For the records below, report how many lines include the word "side". Only the number should appear.

- _INFORMATION GIVEN_

Content starts

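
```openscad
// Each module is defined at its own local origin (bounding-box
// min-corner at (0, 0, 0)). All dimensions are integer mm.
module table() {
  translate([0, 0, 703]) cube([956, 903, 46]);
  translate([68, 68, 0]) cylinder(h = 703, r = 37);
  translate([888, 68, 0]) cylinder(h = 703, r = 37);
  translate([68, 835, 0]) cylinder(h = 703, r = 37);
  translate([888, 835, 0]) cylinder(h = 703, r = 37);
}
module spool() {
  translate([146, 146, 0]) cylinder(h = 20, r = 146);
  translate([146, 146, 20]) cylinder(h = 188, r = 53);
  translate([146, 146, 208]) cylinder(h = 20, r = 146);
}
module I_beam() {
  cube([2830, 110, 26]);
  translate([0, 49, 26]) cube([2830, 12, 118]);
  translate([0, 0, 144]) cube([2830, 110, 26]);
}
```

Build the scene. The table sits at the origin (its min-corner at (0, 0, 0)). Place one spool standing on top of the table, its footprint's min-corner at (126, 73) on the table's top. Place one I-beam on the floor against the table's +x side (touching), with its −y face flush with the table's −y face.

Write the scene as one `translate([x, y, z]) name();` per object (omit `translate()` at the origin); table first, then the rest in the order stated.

table();
translate([126, 73, 749]) spool();
translate([956, 0, 0]) I_beam();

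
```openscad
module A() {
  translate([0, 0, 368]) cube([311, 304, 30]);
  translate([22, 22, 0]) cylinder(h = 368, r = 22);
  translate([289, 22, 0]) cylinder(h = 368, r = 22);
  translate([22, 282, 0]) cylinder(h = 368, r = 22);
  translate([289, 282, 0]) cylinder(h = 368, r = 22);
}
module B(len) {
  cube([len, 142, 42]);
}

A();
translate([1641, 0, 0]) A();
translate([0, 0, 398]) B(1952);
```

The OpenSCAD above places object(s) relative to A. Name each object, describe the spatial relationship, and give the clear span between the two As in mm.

Second stool starts at x = 1641; first ends at x = 311; clear span = 1641 − 311 = 1330 mm.

A is a stool. B is a beam. A beam spans the tops of two stools. The clear span between the two stools is 1330 mm.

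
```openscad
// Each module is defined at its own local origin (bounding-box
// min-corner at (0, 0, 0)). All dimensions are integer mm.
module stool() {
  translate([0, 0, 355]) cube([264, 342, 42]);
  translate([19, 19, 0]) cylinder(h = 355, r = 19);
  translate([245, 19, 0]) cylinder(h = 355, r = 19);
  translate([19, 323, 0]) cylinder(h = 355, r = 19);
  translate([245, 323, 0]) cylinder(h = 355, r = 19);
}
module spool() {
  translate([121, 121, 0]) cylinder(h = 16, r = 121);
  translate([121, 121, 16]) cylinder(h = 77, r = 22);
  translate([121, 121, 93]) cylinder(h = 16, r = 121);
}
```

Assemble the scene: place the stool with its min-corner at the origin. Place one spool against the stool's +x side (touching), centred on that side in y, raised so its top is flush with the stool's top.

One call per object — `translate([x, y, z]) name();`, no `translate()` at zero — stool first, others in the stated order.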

Content ends

- _EXPECTED ANSWER_
2